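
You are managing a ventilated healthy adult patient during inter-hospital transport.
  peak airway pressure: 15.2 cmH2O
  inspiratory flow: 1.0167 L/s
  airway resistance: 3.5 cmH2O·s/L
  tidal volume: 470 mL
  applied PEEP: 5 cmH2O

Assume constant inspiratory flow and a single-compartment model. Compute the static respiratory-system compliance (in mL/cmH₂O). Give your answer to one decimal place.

70.8

Equation of motion (constant flow): PIP = Vt/C + R·V̇ + PEEP.
Vt/C = PIP − R·V̇ − PEEP = 15.2 − 3.5×1.0167 − 5 = 15.2 − 3.558 − 5 = 6.642 cmH2O.
C = Vt / 6.642 = 470 / 6.642 = 70.762 mL/cmH2O.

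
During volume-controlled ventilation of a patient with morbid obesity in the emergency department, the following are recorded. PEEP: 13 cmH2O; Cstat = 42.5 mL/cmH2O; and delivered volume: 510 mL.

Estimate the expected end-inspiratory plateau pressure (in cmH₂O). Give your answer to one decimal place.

25.0

Pplat = PEEP + Vt / Cstat = 13 + 510 / 42.5 = 13 + 12.0 = 25.0 cmH2O.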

──────────

Please go through the material and return each line where the word "patient" appears.

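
You are managing a ventilated healthy adult patient during inter-hospital transport.
During volume-controlled ventilation of a patient with morbid obesity in the emergency department, the following are recorded. PEEP: 13 cmH2O; Cstat = 42.5 mL/cmH2O; and delivered volume: 510 mL.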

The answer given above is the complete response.